— Task description —
Reproduce the entries shown below only from the line with "A disc-shaped robot A of radius 7" down to the line with "Robot A is a disc of radius 4", keeping both end lines and copying each one exactly.
---------------
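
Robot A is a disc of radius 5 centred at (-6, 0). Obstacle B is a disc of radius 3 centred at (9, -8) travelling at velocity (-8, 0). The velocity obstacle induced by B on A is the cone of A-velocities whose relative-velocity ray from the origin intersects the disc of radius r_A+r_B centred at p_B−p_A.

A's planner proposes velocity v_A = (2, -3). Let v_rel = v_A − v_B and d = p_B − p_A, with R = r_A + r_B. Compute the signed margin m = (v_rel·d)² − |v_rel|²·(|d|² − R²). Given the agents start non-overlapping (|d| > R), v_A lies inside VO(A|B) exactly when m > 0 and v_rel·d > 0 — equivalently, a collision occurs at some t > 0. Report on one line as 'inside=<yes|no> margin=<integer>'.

d = (15, -8),  |d|² = 289;  R = 5+3 = 8,  c = 289−8² = 225
v_rel = (10, -3),  |v_rel|² = 109;  v_rel·d = (10)·(15) + (-3)·(-8) = 174
109·t² − 348·t + 225 = 0  ⇒  m = 174² − 109·225 = 5751
m = 5751 > 0,  v_rel·d = 174 > 0  ⇒  inside

inside=yes margin=5751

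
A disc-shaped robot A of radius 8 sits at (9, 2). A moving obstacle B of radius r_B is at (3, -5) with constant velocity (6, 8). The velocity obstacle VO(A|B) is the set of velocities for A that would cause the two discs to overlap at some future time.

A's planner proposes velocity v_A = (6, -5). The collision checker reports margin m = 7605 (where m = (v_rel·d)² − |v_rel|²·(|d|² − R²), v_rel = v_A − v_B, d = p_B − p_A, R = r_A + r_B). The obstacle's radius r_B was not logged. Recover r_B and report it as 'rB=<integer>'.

m = 7605
d = (-6, -7);  v_rel = (0, -13),  |v_rel|² = 169
v_rel×d = (0)·(-7) − (-13)·(-6) = -78
since m = R²·169 − (-78)²:  R² = (6084 + 7605) / 169 = 81
R = √81 = 9  ⇒  r_B = 9 − 8 = 1

rB=1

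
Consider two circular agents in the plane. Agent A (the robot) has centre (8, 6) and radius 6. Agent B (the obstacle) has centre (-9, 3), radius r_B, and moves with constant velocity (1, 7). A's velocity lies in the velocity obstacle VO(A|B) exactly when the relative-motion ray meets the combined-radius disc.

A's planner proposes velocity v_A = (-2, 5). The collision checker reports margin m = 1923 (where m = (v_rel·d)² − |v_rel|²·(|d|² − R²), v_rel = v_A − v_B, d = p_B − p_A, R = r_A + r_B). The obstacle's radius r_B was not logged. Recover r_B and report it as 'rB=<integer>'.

m = 1923
d = (-17, -3);  v_rel = (-3, -2),  |v_rel|² = 13
v_rel×d = (-3)·(-3) − (-2)·(-17) = -25
since m = R²·13 − (-25)²:  R² = (625 + 1923) / 13 = 196
R = √196 = 14  ⇒  r_B = 14 − 6 = 8

rB=8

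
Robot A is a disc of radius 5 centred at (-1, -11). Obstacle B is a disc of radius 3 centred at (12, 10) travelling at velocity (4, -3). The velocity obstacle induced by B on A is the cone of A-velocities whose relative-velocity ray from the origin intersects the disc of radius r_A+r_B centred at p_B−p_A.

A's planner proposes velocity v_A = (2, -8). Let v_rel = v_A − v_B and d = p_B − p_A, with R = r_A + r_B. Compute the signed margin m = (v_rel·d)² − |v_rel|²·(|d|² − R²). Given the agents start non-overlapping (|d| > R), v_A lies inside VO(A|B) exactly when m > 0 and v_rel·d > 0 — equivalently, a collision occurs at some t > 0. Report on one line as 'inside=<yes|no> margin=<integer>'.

d = (13, 21),  |d|² = 610;  R = 5+3 = 8,  c = 610−8² = 546
v_rel = (-2, -5),  |v_rel|² = 29;  v_rel·d = (-2)·(13) + (-5)·(21) = -131
29·t² + 262·t + 546 = 0  ⇒  m = (-131)² − 29·546 = 1327
m = 1327 > 0,  v_rel·d = -131 < 0  ⇒  outside

inside=no margin=1327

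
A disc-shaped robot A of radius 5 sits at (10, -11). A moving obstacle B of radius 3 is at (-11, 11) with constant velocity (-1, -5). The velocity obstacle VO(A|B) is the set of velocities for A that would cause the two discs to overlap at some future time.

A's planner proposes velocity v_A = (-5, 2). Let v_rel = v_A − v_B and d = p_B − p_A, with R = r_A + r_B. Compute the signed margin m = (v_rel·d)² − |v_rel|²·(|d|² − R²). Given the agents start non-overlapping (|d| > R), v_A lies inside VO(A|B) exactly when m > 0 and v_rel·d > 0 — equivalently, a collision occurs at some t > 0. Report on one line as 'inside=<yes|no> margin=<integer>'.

d = (-21, 22),  |d|² = 925;  R = 5+3 = 8,  c = 925−8² = 861
v_rel = (-4, 7),  |v_rel|² = 65;  v_rel·d = (-4)·(-21) + (7)·(22) = 238
65·t² − 476·t + 861 = 0  ⇒  m = 238² − 65·861 = 679
m = 679 > 0,  v_rel·d = 238 > 0  ⇒  inside

inside=yes margin=679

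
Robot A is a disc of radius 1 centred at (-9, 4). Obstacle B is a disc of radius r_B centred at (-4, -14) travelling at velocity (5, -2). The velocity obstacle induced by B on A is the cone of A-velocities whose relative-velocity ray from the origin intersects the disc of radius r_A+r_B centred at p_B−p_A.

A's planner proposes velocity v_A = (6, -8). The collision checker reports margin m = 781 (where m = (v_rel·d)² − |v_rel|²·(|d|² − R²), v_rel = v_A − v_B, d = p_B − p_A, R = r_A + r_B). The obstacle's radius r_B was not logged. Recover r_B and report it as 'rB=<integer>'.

m = 781
d = (5, -18);  v_rel = (1, -6),  |v_rel|² = 37
v_rel×d = (1)·(-18) − (-6)·(5) = 12
since m = R²·37 − 12²:  R² = (144 + 781) / 37 = 25
R = √25 = 5  ⇒  r_B = 5 − 1 = 4

rB=4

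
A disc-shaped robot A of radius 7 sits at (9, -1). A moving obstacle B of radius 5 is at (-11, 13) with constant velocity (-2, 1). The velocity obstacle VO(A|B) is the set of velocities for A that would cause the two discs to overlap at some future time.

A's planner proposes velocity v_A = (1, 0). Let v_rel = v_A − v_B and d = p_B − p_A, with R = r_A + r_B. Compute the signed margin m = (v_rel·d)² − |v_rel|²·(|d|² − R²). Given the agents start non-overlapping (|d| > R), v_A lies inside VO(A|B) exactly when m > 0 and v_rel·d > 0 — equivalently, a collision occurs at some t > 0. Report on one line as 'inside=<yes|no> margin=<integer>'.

d = (-20, 14),  |d|² = 596;  R = 7+5 = 12,  c = 596−12² = 452
v_rel = (3, -1),  |v_rel|² = 10;  v_rel·d = (3)·(-20) + (-1)·(14) = -74
10·t² + 148·t + 452 = 0  ⇒  m = (-74)² − 10·452 = 956
m = 956 > 0,  v_rel·d = -74 < 0  ⇒  outside

inside=no margin=956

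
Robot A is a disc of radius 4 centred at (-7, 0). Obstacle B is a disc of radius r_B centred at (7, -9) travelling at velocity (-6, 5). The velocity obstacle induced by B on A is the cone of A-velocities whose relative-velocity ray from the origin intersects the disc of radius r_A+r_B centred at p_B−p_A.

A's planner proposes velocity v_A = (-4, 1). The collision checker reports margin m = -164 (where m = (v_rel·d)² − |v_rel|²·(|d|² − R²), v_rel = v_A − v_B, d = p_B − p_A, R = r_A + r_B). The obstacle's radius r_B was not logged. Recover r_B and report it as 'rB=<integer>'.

m = -164
d = (14, -9);  v_rel = (2, -4),  |v_rel|² = 20
v_rel×d = (2)·(-9) − (-4)·(14) = 38
since m = R²·20 − 38²:  R² = (1444 + -164) / 20 = 64
R = √64 = 8  ⇒  r_B = 8 − 4 = 4

rB=4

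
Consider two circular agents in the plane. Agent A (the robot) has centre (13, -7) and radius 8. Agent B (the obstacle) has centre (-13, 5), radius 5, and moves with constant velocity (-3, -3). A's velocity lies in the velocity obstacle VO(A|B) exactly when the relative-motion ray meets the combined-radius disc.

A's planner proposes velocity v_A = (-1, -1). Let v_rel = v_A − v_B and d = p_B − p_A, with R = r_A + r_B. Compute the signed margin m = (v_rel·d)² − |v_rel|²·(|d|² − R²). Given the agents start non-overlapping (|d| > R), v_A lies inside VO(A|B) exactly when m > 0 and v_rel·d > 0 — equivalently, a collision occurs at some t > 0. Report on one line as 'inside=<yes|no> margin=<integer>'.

d = (-26, 12),  |d|² = 820;  R = 8+5 = 13,  c = 820−13² = 651
v_rel = (2, 2),  |v_rel|² = 8;  v_rel·d = (2)·(-26) + (2)·(12) = -28
8·t² + 56·t + 651 = 0  ⇒  m = (-28)² − 8·651 = -4424
m = -4424 < 0,  v_rel·d = -28 < 0  ⇒  outside

inside=no margin=-4424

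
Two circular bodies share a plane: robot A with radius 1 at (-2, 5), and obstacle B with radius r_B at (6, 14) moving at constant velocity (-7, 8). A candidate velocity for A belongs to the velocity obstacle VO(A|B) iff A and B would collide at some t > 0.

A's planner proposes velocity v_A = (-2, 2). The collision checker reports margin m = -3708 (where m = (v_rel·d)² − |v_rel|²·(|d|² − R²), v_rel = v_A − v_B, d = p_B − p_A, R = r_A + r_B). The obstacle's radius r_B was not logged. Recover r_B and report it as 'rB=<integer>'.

m = -3708
d = (8, 9);  v_rel = (5, -6),  |v_rel|² = 61
v_rel×d = (5)·(9) − (-6)·(8) = 93
since m = R²·61 − 93²:  R² = (8649 + -3708) / 61 = 81
R = √81 = 9  ⇒  r_B = 9 − 1 = 8

rB=8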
---------------
— Response below —
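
A disc-shaped robot A of radius 7 sits at (9, -1). A moving obstacle B of radius 5 is at (-11, 13) with constant velocity (-2, 1). The velocity obstacle VO(A|B) is the set of velocities for A that would cause the two discs to overlap at some future time.

A's planner proposes velocity v_A = (1, 0). Let v_rel = v_A − v_B and d = p_B − p_A, with R = r_A + r_B. Compute the signed margin m = (v_rel·d)² − |v_rel|²·(|d|² − R²). Given the agents start non-overlapping (|d| > R), v_A lies inside VO(A|B) exactly when m > 0 and v_rel·d > 0 — equivalently, a collision occurs at some t > 0. Report on one line as 'inside=<yes|no> margin=<integer>'.

d = (-20, 14),  |d|² = 596;  R = 7+5 = 12,  c = 596−12² = 452
v_rel = (3, -1),  |v_rel|² = 10;  v_rel·d = (3)·(-20) + (-1)·(14) = -74
10·t² + 148·t + 452 = 0  ⇒  m = (-74)² − 10·452 = 956
m = 956 > 0,  v_rel·d = -74 < 0  ⇒  outside

inside=no margin=956

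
Robot A is a disc of radius 4 centred at (-7, 0). Obstacle B is a disc of radius r_B centred at (7, -9) travelling at velocity (-6, 5). The velocity obstacle induced by B on A is the cone of A-velocities whose relative-velocity ray from the origin intersects the disc of radius r_A+r_B centred at p_B−p_A.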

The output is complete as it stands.